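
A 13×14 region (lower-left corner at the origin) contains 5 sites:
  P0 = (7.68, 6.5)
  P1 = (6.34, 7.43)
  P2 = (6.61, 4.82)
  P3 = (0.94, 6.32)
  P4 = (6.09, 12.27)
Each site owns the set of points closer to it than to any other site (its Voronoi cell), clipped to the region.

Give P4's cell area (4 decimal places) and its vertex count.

1. box [0,13]×[0,14]: [(0, 0) (13, 0) (13, 14) (0, 14)]
2. ⊥bis P4·P0 via (6.885,9.385): [(0, 7.4877) (13, 11.0701) (13, 14) (0, 14)]  |A|=61.3742
3. ⊥bis P4·P1 via (6.215,9.85): [(0, 9.529) (9.1163, 9.9999) (13, 11.0701) (13, 14) (0, 14)]  |A|=52.07
4. ⊥bis P4·P2 via (6.35,8.545): [(0, 9.529) (9.1163, 9.9999) (13, 11.0701) (13, 14) (0, 14)]  |A|=52.07
5. ⊥bis P4·P3 via (3.515,9.295): [(0, 12.3374) (3.0619, 9.6871) (9.1163, 9.9999) (13, 11.0701) (13, 14) (0, 14)]  |A|=47.7704
6. canonical 6-gon: [(0, 12.3374) (3.0619, 9.6871) (9.1163, 9.9999) (13, 11.0701) (13, 14) (0, 14)]
7. shoelace: 47.7704

Area of P4's cell: 47.7704 (6 vertices)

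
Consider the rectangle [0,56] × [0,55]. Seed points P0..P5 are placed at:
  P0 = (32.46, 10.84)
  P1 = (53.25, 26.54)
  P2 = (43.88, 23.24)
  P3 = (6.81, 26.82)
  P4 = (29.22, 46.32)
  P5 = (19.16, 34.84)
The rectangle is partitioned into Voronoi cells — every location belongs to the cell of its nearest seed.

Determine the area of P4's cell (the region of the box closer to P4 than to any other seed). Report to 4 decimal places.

1. box [0,56]×[0,55]: [(0, 0) (56, 0) (56, 55) (0, 55)]
2. ⊥bis P4·P0 via (30.84,28.58): [(0, 25.7637) (56, 30.8776) (56, 55) (0, 55)]  |A|=1494.0434
3. ⊥bis P4·P1 via (41.235,36.43): [(0, 25.7637) (35.0931, 28.9684) (56, 54.3675) (56, 55) (0, 55)]  |A|=1248.4928
4. ⊥bis P4·P2 via (36.55,34.78): [(0, 25.7637) (26.1088, 28.148) (43.5222, 39.2086) (56, 54.3675) (56, 55) (0, 55)]  |A|=1205.9503
5. ⊥bis P4·P3 via (18.015,36.57): [(25.3998, 28.0832) (26.1088, 28.148) (43.5222, 39.2086) (56, 54.3675) (56, 55) (1.9782, 55)]  |A|=808.0298
6. ⊥bis P4·P5 via (24.19,40.58): [(33.2214, 32.6657) (43.5222, 39.2086) (56, 54.3675) (56, 55) (7.7346, 55)]  |A|=583.4444
7. canonical 5-gon: [(33.2214, 32.6657) (43.5222, 39.2086) (56, 54.3675) (56, 55) (7.7346, 55)]
8. shoelace: 583.4444

Area of P4's cell: 583.4444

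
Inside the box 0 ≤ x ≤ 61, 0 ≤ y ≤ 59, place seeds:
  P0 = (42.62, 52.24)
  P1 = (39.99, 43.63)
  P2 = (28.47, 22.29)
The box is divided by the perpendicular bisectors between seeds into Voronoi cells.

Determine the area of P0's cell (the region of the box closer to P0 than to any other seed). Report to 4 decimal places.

1. box [0,61]×[0,59]: [(0, 0) (61, 0) (61, 59) (0, 59)]
2. ⊥bis P0·P1 via (41.305,47.935): [(61, 41.919) (61, 59) (5.0808, 59)]  |A|=477.5782
3. ⊥bis P0·P2 via (35.545,37.265): [(61, 41.919) (61, 59) (5.0808, 59)]  |A|=477.5782
4. canonical 3-gon: [(61, 41.919) (61, 59) (5.0808, 59)]
5. shoelace: 477.5782

Area of P0's cell: 477.5782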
==============================
# Task to carry out
Answer with one number, namely how many lines in the records contain the string "seeds".

# Your solution
2